DIRECTIONS:
From the entries below, copy out every line with "composition" in it.

*** Block opens ***

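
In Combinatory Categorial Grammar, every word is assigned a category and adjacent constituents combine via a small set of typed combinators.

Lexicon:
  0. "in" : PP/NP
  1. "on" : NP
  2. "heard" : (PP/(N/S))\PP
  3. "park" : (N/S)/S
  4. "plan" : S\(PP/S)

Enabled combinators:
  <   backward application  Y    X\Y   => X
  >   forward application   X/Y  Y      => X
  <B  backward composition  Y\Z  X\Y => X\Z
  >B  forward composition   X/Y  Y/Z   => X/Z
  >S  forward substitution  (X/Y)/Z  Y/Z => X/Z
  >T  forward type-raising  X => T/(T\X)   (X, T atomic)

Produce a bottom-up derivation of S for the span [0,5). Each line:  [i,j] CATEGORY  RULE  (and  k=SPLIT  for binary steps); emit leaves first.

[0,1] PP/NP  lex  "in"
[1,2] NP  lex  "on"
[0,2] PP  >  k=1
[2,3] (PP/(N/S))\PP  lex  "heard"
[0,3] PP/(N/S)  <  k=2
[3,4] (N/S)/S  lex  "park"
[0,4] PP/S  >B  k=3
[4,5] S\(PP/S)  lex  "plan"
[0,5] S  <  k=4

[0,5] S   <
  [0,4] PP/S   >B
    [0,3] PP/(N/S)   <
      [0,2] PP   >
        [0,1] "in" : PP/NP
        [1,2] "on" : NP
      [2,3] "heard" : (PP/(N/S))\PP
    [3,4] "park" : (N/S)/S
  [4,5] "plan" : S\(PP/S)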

*** Block closes ***
*** Block opens ***

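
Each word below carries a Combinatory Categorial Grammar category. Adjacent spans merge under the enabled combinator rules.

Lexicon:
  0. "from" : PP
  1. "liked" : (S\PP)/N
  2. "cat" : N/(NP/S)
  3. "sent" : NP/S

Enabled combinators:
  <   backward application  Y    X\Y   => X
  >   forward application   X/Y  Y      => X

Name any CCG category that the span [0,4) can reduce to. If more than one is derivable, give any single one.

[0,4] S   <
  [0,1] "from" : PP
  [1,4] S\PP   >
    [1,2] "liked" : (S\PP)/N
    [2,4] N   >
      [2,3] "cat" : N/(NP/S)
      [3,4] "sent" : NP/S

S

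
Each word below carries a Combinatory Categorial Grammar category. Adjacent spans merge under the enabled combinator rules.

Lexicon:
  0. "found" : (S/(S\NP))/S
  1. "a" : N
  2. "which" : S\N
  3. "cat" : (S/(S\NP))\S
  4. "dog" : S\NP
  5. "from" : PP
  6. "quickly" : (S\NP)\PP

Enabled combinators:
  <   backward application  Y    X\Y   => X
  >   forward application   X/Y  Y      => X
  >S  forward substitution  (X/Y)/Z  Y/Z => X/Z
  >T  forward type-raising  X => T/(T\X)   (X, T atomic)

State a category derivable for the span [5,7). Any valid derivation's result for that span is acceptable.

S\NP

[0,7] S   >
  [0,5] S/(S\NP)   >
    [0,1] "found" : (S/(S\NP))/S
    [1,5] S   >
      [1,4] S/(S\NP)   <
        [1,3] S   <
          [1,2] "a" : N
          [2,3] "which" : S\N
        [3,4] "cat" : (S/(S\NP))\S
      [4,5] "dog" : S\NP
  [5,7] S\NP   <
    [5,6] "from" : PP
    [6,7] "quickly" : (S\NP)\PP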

*** Block closes ***

TASK RESULT:
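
  <B  backward composition  Y\Z  X\Y => X\Z
  >B  forward composition   X/Y  Y/Z   => X/Z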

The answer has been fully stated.